● Exercise goal:
Would you transcribe the line that holds "A cruising sailboat is bound from 54.1°N, 47.0°E", plus every line beneath it through the end of the data, exactly and with nothing added?

#### Records shown

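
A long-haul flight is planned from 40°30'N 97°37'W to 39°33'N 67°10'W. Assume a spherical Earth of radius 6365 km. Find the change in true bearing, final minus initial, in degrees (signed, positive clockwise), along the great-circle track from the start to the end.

Initial bearing θ₁ = atan2(sin Δλ cos φ₂, cos φ₁ sin φ₂ − sin φ₁ cos φ₂ cos Δλ) = 82.35°
Final bearing θ₂ = (initial bearing from the destination back to the start) + 180° = 102.21°
Δθ = θ₂ − θ₁ = +19.9°

+19.9°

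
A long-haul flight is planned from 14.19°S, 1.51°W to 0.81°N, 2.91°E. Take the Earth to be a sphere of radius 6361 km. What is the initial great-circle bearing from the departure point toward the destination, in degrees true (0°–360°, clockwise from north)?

N = sin Δλ·cos φ₂ = +0.0771;  D = cos φ₁ sin φ₂ − sin φ₁ cos φ₂ cos Δλ = +0.2581
initial course = atan2(N, D) = 16.62°

16.6°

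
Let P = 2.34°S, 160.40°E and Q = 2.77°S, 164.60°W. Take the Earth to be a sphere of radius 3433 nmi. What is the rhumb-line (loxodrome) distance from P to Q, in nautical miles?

2095 nmi

Δψ = ln[tan(π/4+φ₂/2)/tan(π/4+φ₁/2)] = -0.0075;  Δφ = -0.0075 rad,  Δλ = +0.6109 rad
q = Δφ/Δψ = 0.9990
d = R·√(Δφ² + q²Δλ²) = 3433·0.61030 = 2095 nmi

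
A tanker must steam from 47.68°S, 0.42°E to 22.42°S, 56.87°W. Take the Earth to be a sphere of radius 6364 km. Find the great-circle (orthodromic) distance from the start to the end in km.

Haversine: a = sin²(Δφ/2)+cos φ₁ cos φ₂ sin²(Δλ/2) = 0.19084;  σ = 2·atan2(√a,√(1−a))
σ = 51.806° → d = Rσ = 6364·0.90418 = 5754 km

5754 km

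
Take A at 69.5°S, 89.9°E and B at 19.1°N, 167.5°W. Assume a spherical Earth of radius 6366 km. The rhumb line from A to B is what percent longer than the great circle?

4.8%

Great circle: σ = 1.9592 rad → d_gc = Rσ = 12472.1 km
Rhumb: Δφ = +1.5464, Δλ = +1.7907, Δψ = +2.0499, q = Δφ/Δψ = 0.7544 → d_rh = R√(Δφ²+q²Δλ²) = 13071.2 km
Excess = (13071.2 − 12472.1) / 12472.1 = 599.1 / 12472.1 = 4.80% ≈ 4.8%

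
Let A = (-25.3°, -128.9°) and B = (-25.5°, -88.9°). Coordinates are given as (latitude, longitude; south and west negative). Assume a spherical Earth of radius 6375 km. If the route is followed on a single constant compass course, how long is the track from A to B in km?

4020 km

Δψ = ln[tan(π/4+φ₂/2)/tan(π/4+φ₁/2)] = -0.0039;  Δφ = -0.0035 rad,  Δλ = +0.6981 rad
q = Δφ/Δψ = 0.9033
d = R·√(Δφ² + q²Δλ²) = 6375·0.63066 = 4020 km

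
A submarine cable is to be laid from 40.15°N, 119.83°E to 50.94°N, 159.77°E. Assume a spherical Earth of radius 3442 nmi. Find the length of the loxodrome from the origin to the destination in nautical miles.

1794 nmi

Rhumb course C = atan2(Δλ, Δψ) with Δψ = ln[tan(π/4+φ₂/2)/tan(π/4+φ₁/2)] = +0.2701, Δλ = +0.6971 → C = 68.82°
d = R·|Δφ| / |cos C| = 3442·0.18832 / 0.36133 = 1794 nmi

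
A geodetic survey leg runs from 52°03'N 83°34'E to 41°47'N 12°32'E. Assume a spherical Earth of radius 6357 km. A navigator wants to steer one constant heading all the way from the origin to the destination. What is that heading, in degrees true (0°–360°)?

258.0°

Meridional parts: M(φ₁)=+1.0676, M(φ₂)=+0.8041 → ΔM = -0.2635;  Δλ = -1.2398 rad
tan C = Δλ / ΔM = +4.7051 → C = 258.00°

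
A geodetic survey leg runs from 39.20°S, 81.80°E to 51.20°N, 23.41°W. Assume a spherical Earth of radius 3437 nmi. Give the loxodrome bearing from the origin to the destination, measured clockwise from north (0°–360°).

Δψ = ln[tan(π/4+φ₂/2)/tan(π/4+φ₁/2)] = +1.7885
Δλ = -1.8363 rad (taken the short way round)
course = atan2(Δλ, Δψ) = 314.24°

314.2°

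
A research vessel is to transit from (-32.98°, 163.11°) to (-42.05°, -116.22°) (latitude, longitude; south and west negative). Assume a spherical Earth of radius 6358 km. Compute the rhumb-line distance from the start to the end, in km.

Rhumb course C = atan2(Δλ, Δψ) with Δψ = ln[tan(π/4+φ₂/2)/tan(π/4+φ₁/2)] = -0.2000, Δλ = +1.4080 → C = 98.09°
d = R·|Δφ| / |cos C| = 6358·0.15830 / 0.14066 = 7155 km

7155 km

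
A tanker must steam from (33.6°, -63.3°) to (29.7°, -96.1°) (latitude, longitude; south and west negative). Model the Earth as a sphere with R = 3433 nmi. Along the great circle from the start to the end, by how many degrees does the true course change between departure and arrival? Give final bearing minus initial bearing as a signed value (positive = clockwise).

-17.6°

Initial bearing θ₁ = atan2(sin Δλ cos φ₂, cos φ₁ sin φ₂ − sin φ₁ cos φ₂ cos Δλ) = 271.05°
Final bearing θ₂ = (initial bearing from the destination back to the start) + 180° = 253.48°
Δθ = θ₂ − θ₁ = -17.6°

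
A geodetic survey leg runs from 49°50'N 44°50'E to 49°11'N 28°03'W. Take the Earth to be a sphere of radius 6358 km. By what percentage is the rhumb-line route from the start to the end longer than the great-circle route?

Great circle: σ = 0.7920 rad → d_gc = Rσ = 5035.6 km
Rhumb: Δφ = -0.0113, Δλ = -1.2721, Δψ = -0.0175, q = Δφ/Δψ = 0.6493 → d_rh = R√(Δφ²+q²Δλ²) = 5252.0 km
Excess = (5252.0 − 5035.6) / 5035.6 = 216.4 / 5035.6 = 4.30% ≈ 4.3%

4.3%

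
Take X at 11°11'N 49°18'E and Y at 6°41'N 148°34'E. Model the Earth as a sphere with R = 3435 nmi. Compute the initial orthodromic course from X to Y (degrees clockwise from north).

81.6°

θ = atan2( sin Δλ·cos φ₂ ,  cos φ₁ sin φ₂ − sin φ₁ cos φ₂ cos Δλ )
  = atan2(+0.9802, +0.1452) = 81.57°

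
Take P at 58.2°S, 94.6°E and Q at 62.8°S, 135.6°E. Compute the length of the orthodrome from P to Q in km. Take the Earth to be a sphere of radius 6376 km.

2263 km

Haversine: a = sin²(Δφ/2)+cos φ₁ cos φ₂ sin²(Δλ/2) = 0.03115;  σ = 2·atan2(√a,√(1−a))
σ = 20.332° → d = Rσ = 6376·0.35486 = 2263 km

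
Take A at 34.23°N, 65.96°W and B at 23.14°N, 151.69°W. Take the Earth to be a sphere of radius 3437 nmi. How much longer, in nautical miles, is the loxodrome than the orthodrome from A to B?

Great circle: cos σ = sin φ₁ sin φ₂ + cos φ₁ cos φ₂ cos Δλ,  σ = 1.2894 rad → d_gc = 4431.8 nmi
Rhumb line: Δψ = -0.2212, q = Δφ/Δψ = 0.8751, d_rh = R√(Δφ²+q²Δλ²) = 4549.2 nmi
Excess = 4549.2 − 4431.8 = 117.4 ≈ 117 nmi

117 nmi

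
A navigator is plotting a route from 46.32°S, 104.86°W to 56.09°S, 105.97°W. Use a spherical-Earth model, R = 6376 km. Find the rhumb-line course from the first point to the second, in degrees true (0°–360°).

184.1°

Δψ = ln[tan(π/4+φ₂/2)/tan(π/4+φ₁/2)] = -0.2735
Δλ = -0.0194 rad (taken the short way round)
course = atan2(Δλ, Δψ) = 184.05°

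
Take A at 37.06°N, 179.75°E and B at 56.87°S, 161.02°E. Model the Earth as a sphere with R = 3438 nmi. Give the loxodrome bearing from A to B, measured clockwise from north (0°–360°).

189.7°

Meridional parts: M(φ₁)=+0.6973, M(φ₂)=-1.2125 → ΔM = -1.9098;  Δλ = -0.3269 rad
tan C = Δλ / ΔM = +0.1712 → C = 189.71°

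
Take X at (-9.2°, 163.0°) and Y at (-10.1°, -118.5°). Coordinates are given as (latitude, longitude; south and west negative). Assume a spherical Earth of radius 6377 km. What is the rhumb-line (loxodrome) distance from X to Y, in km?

8614 km

Δψ = ln[tan(π/4+φ₂/2)/tan(π/4+φ₁/2)] = -0.0159;  Δφ = -0.0157 rad,  Δλ = +1.3701 rad
q = Δφ/Δψ = 0.9858
d = R·√(Δφ² + q²Δλ²) = 6377·1.35077 = 8614 km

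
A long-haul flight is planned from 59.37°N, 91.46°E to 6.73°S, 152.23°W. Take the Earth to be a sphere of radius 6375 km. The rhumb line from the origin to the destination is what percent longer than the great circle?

6.2%

Great circle: σ = 1.9019 rad → d_gc = Rσ = 12124.7 km
Rhumb: Δφ = -1.1537, Δλ = +2.0300, Δψ = -1.4129, q = Δφ/Δψ = 0.8165 → d_rh = R√(Δφ²+q²Δλ²) = 12874.2 km
Excess = (12874.2 − 12124.7) / 12124.7 = 749.5 / 12124.7 = 6.18% ≈ 6.2%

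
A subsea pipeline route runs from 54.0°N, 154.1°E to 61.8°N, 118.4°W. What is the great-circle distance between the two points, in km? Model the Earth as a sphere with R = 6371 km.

Haversine: a = sin²(Δφ/2)+cos φ₁ cos φ₂ sin²(Δλ/2) = 0.13745;  σ = 2·atan2(√a,√(1−a))
σ = 43.522° → d = Rσ = 6371·0.75961 = 4839 km

4839 km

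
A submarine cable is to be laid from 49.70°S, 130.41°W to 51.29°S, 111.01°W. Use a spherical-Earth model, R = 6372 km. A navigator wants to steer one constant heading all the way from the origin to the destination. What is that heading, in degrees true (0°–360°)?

97.3°

Meridional parts: M(φ₁)=-1.0026, M(φ₂)=-1.0462 → ΔM = -0.0436;  Δλ = +0.3386 rad
tan C = Δλ / ΔM = -7.7608 → C = 97.34°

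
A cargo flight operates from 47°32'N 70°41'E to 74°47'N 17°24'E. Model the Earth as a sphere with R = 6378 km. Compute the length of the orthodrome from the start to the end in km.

Haversine: a = sin²(Δφ/2)+cos φ₁ cos φ₂ sin²(Δλ/2) = 0.09112;  σ = 2·atan2(√a,√(1−a))
σ = 35.139° → d = Rσ = 6378·0.61330 = 3912 km

3912 km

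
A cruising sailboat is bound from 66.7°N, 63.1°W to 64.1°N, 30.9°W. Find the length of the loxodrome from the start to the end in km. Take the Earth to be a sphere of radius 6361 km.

Rhumb course C = atan2(Δλ, Δψ) with Δψ = ln[tan(π/4+φ₂/2)/tan(π/4+φ₁/2)] = -0.1091, Δλ = +0.5620 → C = 100.99°
d = R·|Δφ| / |cos C| = 6361·0.04538 / 0.19059 = 1515 km

1515 km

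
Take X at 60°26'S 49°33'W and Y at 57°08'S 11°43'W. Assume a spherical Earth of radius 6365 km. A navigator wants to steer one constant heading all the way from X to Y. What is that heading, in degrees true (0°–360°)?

80.4°

Δψ = ln[tan(π/4+φ₂/2)/tan(π/4+φ₁/2)] = +0.1112
Δλ = +0.6603 rad (taken the short way round)
course = atan2(Δλ, Δψ) = 80.44°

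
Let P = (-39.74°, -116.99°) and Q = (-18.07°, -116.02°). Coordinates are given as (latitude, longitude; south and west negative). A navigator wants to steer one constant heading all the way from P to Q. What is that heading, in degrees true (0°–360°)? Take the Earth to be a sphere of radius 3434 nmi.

2.2°

Δψ = ln[tan(π/4+φ₂/2)/tan(π/4+φ₁/2)] = +0.4363
Δλ = +0.0169 rad (taken the short way round)
course = atan2(Δλ, Δψ) = 2.22°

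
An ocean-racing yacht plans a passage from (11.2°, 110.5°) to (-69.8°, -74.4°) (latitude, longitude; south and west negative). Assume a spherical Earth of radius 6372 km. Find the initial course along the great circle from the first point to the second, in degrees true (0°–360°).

178.0°

θ = atan2( sin Δλ·cos φ₂ ,  cos φ₁ sin φ₂ − sin φ₁ cos φ₂ cos Δλ )
  = atan2(+0.0295, -0.8538) = 178.02°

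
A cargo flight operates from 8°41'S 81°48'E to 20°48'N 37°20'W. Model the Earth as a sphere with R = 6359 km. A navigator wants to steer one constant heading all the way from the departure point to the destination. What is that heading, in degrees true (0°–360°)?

284.1°

Δψ = ln[tan(π/4+φ₂/2)/tan(π/4+φ₁/2)] = +0.5234
Δλ = -2.0793 rad (taken the short way round)
course = atan2(Δλ, Δψ) = 284.13°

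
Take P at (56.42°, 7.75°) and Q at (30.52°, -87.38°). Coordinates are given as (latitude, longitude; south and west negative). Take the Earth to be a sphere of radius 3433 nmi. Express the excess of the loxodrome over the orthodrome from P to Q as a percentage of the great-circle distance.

Great circle: σ = 1.1805 rad → d_gc = Rσ = 4052.6 nmi
Rhumb: Δφ = -0.4520, Δλ = -1.6603, Δψ = -0.6384, q = Δφ/Δψ = 0.7081 → d_rh = R√(Δφ²+q²Δλ²) = 4324.0 nmi
Excess = (4324.0 − 4052.6) / 4052.6 = 271.4 / 4052.6 = 6.70% ≈ 6.7%

6.7%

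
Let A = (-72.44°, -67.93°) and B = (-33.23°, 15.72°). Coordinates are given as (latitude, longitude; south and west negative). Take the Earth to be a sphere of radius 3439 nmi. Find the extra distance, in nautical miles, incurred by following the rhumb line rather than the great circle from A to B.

217 nmi

Great circle: cos σ = sin φ₁ sin φ₂ + cos φ₁ cos φ₂ cos Δλ,  σ = 0.9880 rad → d_gc = 3397.7 nmi
Rhumb line: Δψ = +1.2524, q = Δφ/Δψ = 0.5464, d_rh = R√(Δφ²+q²Δλ²) = 3614.7 nmi
Excess = 3614.7 − 3397.7 = 217.0 ≈ 217 nmi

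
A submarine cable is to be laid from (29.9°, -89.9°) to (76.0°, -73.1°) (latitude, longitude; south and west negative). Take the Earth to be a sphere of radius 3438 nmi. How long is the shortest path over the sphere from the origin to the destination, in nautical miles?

cos σ = sin φ₁ sin φ₂ + cos φ₁ cos φ₂ cos Δλ
      = sin(29.90°)sin(76.00°) + cos(29.90°)cos(76.00°)cos(16.80°) = 0.6845
σ = 46.808° → d = Rσ = 3438·0.81695 = 2809 nmi

2809 nmi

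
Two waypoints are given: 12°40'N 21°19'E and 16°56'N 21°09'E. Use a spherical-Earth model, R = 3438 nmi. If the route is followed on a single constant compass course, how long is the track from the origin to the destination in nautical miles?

256 nmi

Rhumb course C = atan2(Δλ, Δψ) with Δψ = ln[tan(π/4+φ₂/2)/tan(π/4+φ₁/2)] = +0.0770, Δλ = -0.0029 → C = 357.84°
d = R·|Δφ| / |cos C| = 3438·0.07447 / 0.99929 = 256 nmi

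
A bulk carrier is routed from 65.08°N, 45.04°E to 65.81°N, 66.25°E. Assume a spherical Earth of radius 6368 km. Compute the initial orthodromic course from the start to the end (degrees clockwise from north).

θ = atan2( sin Δλ·cos φ₂ ,  cos φ₁ sin φ₂ − sin φ₁ cos φ₂ cos Δλ )
  = atan2(+0.1482, +0.0379) = 75.65°

75.7°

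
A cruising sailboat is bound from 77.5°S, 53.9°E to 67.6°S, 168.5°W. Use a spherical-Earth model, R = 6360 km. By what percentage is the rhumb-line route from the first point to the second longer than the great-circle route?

26.5%

Great circle: σ = 0.5703 rad → d_gc = Rσ = 3627.3 km
Rhumb: Δφ = +0.1728, Δλ = +2.4016, Δψ = +0.5922, q = Δφ/Δψ = 0.2918 → d_rh = R√(Δφ²+q²Δλ²) = 4590.0 km
Excess = (4590.0 − 3627.3) / 3627.3 = 962.7 / 3627.3 = 26.54% ≈ 26.5%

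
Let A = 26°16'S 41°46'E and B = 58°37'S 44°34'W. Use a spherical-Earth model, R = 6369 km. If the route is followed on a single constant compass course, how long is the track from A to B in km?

Rhumb course C = atan2(Δλ, Δψ) with Δψ = ln[tan(π/4+φ₂/2)/tan(π/4+φ₁/2)] = -0.7943, Δλ = -1.5068 → C = 242.21°
d = R·|Δφ| / |cos C| = 6369·0.56461 / 0.46630 = 7712 km

7712 km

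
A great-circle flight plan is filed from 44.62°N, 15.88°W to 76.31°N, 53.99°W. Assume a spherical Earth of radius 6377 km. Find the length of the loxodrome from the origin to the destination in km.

3997 km

Δψ = ln[tan(π/4+φ₂/2)/tan(π/4+φ₁/2)] = +1.2479;  Δφ = +0.5531 rad,  Δλ = -0.6651 rad
q = Δφ/Δψ = 0.4432
d = R·√(Δφ² + q²Δλ²) = 6377·0.62676 = 3997 km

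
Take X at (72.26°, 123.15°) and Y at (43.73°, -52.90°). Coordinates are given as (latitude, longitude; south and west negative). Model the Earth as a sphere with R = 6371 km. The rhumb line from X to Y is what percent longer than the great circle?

Great circle: σ = 1.1166 rad → d_gc = Rσ = 7113.9 km
Rhumb: Δφ = -0.4979, Δλ = -3.0727, Δψ = -1.0072, q = Δφ/Δψ = 0.4944 → d_rh = R√(Δφ²+q²Δλ²) = 10185.1 km
Excess = (10185.1 − 7113.9) / 7113.9 = 3071.2 / 7113.9 = 43.17% ≈ 43.2%

43.2%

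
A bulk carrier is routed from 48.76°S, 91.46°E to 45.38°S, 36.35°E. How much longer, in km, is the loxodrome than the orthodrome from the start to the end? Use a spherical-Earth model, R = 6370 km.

Great circle: cos σ = sin φ₁ sin φ₂ + cos φ₁ cos φ₂ cos Δλ,  σ = 0.6434 rad → d_gc = 4098.2 km
Rhumb line: Δψ = +0.0867, q = Δφ/Δψ = 0.6808, d_rh = R√(Δφ²+q²Δλ²) = 4188.0 km
Excess = 4188.0 − 4098.2 = 89.8 ≈ 90 km

90 km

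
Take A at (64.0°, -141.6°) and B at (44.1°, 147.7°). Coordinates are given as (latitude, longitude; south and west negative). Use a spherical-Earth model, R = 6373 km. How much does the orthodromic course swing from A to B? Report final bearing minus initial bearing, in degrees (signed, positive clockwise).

-60.5°

At departure: θ₁ = atan2(sin Δλ cos φ₂, cos φ₁ sin φ₂ − sin φ₁ cos φ₂ cos Δλ) = 277.71°
At arrival: θ₂ = atan2(sin Δλ cos φ₁, −cos φ₂ sin φ₁ + sin φ₂ cos φ₁ cos Δλ) = 217.22°
Δθ = θ₂ − θ₁ = -60.5°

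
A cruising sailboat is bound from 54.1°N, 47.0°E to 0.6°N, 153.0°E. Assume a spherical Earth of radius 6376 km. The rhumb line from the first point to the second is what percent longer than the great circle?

4.8%

Great circle: σ = 1.7245 rad → d_gc = Rσ = 10995.6 km
Rhumb: Δφ = -0.9338, Δλ = +1.8500, Δψ = -1.1167, q = Δφ/Δψ = 0.8362 → d_rh = R√(Δφ²+q²Δλ²) = 11521.1 km
Excess = (11521.1 − 10995.6) / 10995.6 = 525.5 / 10995.6 = 4.78% ≈ 4.8%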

########

● Result of this task:
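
A cruising sailboat is bound from 54.1°N, 47.0°E to 0.6°N, 153.0°E. Assume a spherical Earth of radius 6376 km. The rhumb line from the first point to the second is what percent longer than the great circle?

4.8%

Great circle: σ = 1.7245 rad → d_gc = Rσ = 10995.6 km
Rhumb: Δφ = -0.9338, Δλ = +1.8500, Δψ = -1.1167, q = Δφ/Δψ = 0.8362 → d_rh = R√(Δφ²+q²Δλ²) = 11521.1 km
Excess = (11521.1 − 10995.6) / 10995.6 = 525.5 / 10995.6 = 4.78% ≈ 4.8%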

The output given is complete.